▸ Your task: Going through the data below, copy out each line where the word "attempts" shows up.

▸ Raw data:
○ ○ ○
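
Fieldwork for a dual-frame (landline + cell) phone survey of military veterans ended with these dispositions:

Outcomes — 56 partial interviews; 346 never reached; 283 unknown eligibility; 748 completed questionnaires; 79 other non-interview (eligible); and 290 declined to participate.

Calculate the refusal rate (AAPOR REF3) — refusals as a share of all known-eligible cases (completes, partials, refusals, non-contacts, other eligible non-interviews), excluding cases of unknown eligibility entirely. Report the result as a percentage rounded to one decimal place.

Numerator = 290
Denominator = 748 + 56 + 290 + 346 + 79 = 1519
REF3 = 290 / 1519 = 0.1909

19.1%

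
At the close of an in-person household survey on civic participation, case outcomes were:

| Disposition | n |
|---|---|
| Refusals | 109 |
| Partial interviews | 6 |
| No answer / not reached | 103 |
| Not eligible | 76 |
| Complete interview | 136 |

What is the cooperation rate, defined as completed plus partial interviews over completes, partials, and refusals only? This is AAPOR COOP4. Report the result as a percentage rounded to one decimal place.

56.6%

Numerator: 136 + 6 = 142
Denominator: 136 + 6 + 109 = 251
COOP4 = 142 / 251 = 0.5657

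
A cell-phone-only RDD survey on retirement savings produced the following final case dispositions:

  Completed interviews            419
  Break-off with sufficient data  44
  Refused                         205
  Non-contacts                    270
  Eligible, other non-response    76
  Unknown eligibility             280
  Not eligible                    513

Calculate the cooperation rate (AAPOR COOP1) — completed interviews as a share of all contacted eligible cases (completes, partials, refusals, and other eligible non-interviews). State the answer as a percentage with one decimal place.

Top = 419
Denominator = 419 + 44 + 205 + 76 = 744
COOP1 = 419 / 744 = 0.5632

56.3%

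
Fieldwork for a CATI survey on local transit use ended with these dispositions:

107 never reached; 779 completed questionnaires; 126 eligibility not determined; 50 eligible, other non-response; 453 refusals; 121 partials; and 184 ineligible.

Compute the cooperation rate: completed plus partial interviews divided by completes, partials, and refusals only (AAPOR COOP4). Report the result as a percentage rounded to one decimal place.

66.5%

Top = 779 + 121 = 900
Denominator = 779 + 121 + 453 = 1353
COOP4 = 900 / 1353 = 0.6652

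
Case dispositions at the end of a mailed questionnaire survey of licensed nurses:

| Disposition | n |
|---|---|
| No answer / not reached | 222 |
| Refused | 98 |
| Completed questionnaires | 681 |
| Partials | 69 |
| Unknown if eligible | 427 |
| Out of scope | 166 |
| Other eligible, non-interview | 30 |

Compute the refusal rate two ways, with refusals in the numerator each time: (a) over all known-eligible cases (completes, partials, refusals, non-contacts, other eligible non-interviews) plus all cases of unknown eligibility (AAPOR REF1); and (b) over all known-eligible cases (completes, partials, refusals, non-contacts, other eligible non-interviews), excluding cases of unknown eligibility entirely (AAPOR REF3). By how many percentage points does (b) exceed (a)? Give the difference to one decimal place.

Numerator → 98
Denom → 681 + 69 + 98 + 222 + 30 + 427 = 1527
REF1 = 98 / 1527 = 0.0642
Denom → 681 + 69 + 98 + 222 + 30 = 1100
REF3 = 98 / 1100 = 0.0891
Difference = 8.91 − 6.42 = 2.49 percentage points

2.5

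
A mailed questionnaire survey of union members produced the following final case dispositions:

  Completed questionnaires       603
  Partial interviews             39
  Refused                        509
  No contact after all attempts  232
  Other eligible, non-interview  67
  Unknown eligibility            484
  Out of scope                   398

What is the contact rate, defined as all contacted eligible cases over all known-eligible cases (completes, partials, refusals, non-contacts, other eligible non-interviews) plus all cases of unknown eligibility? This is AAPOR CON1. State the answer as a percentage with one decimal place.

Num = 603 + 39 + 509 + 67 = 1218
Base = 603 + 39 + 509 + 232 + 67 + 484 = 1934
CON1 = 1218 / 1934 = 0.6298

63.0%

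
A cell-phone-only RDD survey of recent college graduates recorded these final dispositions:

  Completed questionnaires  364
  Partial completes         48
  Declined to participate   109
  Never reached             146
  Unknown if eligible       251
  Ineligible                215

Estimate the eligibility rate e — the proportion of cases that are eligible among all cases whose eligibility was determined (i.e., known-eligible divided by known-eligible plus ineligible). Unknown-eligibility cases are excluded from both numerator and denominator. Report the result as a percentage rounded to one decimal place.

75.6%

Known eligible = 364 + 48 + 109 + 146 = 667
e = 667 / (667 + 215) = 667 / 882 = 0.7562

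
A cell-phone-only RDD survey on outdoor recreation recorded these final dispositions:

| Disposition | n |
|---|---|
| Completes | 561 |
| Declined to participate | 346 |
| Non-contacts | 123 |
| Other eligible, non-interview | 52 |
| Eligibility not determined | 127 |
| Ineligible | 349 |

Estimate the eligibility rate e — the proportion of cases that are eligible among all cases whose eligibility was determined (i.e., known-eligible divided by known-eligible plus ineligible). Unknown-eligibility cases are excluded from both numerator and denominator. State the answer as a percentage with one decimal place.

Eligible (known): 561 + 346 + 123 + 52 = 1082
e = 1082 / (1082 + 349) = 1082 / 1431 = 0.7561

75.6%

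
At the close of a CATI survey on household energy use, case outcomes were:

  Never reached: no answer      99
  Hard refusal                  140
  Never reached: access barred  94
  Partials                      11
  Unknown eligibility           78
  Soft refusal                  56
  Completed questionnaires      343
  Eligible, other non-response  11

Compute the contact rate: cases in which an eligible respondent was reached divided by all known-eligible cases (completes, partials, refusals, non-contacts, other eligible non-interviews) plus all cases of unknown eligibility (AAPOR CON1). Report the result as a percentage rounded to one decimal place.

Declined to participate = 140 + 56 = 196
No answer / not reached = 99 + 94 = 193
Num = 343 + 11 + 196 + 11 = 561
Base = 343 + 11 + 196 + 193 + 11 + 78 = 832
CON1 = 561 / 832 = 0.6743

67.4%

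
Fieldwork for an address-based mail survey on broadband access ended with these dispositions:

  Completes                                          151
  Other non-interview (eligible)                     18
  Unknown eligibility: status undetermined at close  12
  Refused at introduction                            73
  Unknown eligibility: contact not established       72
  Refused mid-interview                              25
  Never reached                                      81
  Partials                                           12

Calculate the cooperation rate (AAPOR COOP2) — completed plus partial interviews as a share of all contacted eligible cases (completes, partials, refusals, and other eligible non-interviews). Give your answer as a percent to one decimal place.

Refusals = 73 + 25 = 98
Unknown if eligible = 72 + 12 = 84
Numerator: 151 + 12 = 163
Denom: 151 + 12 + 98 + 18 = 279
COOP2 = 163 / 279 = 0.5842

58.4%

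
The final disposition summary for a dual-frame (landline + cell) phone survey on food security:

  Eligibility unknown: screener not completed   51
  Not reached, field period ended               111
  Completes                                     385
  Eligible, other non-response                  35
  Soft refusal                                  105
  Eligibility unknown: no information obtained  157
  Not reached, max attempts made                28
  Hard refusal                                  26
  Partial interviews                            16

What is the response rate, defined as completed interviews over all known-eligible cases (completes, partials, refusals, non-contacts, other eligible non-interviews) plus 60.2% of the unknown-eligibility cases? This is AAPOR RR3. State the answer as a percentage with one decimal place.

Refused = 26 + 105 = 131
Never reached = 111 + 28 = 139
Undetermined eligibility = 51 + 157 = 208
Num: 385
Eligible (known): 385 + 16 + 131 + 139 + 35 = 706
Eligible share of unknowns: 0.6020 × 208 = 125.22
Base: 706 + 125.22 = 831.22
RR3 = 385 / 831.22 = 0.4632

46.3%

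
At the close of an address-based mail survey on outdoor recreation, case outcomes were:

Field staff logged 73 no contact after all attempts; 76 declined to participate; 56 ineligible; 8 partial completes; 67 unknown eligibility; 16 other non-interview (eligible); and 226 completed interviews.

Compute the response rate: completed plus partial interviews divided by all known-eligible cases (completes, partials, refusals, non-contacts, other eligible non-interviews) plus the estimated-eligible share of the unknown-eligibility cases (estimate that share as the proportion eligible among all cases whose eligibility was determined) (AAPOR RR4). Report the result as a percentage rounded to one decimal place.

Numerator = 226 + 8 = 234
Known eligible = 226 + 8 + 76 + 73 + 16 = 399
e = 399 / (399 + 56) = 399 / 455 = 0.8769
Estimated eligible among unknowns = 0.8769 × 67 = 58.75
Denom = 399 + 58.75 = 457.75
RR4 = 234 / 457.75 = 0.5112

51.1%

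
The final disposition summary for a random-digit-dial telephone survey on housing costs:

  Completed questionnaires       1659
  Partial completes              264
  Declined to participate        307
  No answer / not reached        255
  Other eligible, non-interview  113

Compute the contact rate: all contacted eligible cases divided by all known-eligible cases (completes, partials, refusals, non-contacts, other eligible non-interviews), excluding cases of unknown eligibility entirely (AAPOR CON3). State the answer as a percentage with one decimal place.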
○ ○ ○
▸ Result for this exercise:
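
  No contact after all attempts  232
  Not reached, max attempts made                28
Field staff logged 73 no contact after all attempts; 76 declined to participate; 56 ineligible; 8 partial completes; 67 unknown eligibility; 16 other non-interview (eligible); and 226 completed interviews.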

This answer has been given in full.